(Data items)
::::::::::
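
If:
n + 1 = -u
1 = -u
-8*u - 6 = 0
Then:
No Solution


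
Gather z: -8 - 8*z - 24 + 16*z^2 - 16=16*z^2 - 8*z - 48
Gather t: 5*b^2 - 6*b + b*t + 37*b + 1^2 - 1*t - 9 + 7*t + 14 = 5*b^2 + 31*b + t*(b + 6) + 6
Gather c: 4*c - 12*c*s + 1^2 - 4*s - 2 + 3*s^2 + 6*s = c*(4 - 12*s) + 3*s^2 + 2*s - 1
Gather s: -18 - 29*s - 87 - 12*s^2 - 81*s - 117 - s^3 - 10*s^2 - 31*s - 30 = -s^3 - 22*s^2 - 141*s - 252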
::::::::::
**Task instructions:**
Transcribe all entries exactly as they appear above.

**Written solution:**
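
If:
n + 1 = -u
1 = -u
-8*u - 6 = 0
Then:
No Solution


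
Gather z: -8 - 8*z - 24 + 16*z^2 - 16=16*z^2 - 8*z - 48
Gather t: 5*b^2 - 6*b + b*t + 37*b + 1^2 - 1*t - 9 + 7*t + 14 = 5*b^2 + 31*b + t*(b + 6) + 6
Gather c: 4*c - 12*c*s + 1^2 - 4*s - 2 + 3*s^2 + 6*s = c*(4 - 12*s) + 3*s^2 + 2*s - 1
Gather s: -18 - 29*s - 87 - 12*s^2 - 81*s - 117 - s^3 - 10*s^2 - 31*s - 30 = -s^3 - 22*s^2 - 141*s - 252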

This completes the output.